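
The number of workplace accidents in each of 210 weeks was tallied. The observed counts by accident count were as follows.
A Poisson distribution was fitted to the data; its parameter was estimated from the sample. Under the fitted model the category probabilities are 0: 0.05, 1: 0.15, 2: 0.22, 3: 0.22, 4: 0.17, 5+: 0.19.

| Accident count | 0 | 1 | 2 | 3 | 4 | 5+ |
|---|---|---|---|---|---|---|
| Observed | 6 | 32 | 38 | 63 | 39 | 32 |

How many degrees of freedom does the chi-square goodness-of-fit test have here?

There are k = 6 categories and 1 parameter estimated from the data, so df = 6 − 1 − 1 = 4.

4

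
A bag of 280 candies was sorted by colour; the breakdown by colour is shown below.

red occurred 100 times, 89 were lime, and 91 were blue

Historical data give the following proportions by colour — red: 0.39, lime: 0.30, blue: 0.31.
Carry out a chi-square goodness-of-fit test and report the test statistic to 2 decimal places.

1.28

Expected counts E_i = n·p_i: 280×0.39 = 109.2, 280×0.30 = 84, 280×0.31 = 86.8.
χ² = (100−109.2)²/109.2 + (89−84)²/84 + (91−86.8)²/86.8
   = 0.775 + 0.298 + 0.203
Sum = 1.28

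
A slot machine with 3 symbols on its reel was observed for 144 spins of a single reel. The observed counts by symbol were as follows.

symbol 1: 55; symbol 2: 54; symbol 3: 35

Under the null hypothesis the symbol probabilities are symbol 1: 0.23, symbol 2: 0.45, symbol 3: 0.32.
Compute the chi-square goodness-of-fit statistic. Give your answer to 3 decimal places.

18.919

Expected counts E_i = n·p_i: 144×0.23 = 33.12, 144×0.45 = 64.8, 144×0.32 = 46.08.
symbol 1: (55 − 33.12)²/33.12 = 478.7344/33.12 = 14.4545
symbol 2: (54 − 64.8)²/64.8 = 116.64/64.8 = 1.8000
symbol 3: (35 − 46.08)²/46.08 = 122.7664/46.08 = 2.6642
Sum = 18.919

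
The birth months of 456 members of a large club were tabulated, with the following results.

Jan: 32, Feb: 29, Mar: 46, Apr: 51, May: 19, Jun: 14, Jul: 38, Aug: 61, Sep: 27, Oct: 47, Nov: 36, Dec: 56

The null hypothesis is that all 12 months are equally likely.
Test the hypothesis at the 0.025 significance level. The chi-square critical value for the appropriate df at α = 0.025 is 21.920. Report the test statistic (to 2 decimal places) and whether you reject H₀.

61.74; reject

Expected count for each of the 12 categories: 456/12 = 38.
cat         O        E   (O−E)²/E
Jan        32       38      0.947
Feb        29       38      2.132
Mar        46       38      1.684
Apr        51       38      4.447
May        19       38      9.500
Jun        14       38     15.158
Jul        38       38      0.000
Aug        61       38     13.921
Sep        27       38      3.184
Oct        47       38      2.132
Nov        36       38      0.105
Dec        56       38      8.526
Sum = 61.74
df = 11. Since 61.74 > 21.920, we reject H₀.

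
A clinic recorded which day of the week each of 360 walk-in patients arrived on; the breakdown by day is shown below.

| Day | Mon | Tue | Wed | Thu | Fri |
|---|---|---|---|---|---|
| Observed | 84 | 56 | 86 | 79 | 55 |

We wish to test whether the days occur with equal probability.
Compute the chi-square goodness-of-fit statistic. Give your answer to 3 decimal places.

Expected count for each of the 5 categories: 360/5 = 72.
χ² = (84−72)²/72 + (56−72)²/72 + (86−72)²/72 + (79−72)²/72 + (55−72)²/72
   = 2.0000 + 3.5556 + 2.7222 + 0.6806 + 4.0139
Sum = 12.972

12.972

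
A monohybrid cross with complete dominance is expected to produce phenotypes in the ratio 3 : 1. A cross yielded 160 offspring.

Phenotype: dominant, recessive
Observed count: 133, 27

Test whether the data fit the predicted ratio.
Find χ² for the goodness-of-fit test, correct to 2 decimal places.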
+++
→ **What to work on**
Please copy only these lines, exactly: the first line of the records through the line containing "63 | 39 | 32 |", ends included.

→ **Exercise solution**
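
The number of workplace accidents in each of 210 weeks was tallied. The observed counts by accident count were as follows.
A Poisson distribution was fitted to the data; its parameter was estimated from the sample. Under the fitted model the category probabilities are 0: 0.05, 1: 0.15, 2: 0.22, 3: 0.22, 4: 0.17, 5+: 0.19.

| Accident count | 0 | 1 | 2 | 3 | 4 | 5+ |
|---|---|---|---|---|---|---|
| Observed | 6 | 32 | 38 | 63 | 39 | 32 |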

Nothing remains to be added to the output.